▸ YOUR TASK
Every entry that follows should be written out again exactly.

▸ DATA PROVIDED
————————
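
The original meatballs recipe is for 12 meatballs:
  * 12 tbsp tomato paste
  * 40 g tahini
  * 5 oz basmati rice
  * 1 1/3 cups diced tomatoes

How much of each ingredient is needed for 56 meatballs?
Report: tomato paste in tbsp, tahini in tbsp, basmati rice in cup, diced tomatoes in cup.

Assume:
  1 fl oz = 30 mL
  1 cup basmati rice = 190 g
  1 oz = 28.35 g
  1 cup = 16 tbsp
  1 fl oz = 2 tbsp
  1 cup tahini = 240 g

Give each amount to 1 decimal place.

Scaling factor: 56/12 = 14/3.
tomato paste: 12 tbsp × 14/3 = 56.0 tbsp
tahini: 40 g × 14/3 ÷ 240 g/cup × 16 tbsp/cup ≈ 12.4 tbsp
basmati rice: 5 oz × 14/3 × 28.35 g/oz ÷ 190 g/cup ≈ 3.5 cup
diced tomatoes: 4/3 cup × 14/3 ≈ 6.2 cup

tomato paste: 56.0 tbsp; tahini: 12.4 tbsp; basmati rice: 3.5 cup; diced tomatoes: 6.2 cup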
————————
▸ EXPECTED OUTPUT
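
The original meatballs recipe is for 12 meatballs:
  * 12 tbsp tomato paste
  * 40 g tahini
  * 5 oz basmati rice
  * 1 1/3 cups diced tomatoes

How much of each ingredient is needed for 56 meatballs?
Report: tomato paste in tbsp, tahini in tbsp, basmati rice in cup, diced tomatoes in cup.

Assume:
  1 fl oz = 30 mL
  1 cup basmati rice = 190 g
  1 oz = 28.35 g
  1 cup = 16 tbsp
  1 fl oz = 2 tbsp
  1 cup tahini = 240 g

Give each amount to 1 decimal place.

Scaling factor: 56/12 = 14/3.
tomato paste: 12 tbsp × 14/3 = 56.0 tbsp
tahini: 40 g × 14/3 ÷ 240 g/cup × 16 tbsp/cup ≈ 12.4 tbsp
basmati rice: 5 oz × 14/3 × 28.35 g/oz ÷ 190 g/cup ≈ 3.5 cup
diced tomatoes: 4/3 cup × 14/3 ≈ 6.2 cup

tomato paste: 56.0 tbsp; tahini: 12.4 tbsp; basmati rice: 3.5 cup; diced tomatoes: 6.2 cup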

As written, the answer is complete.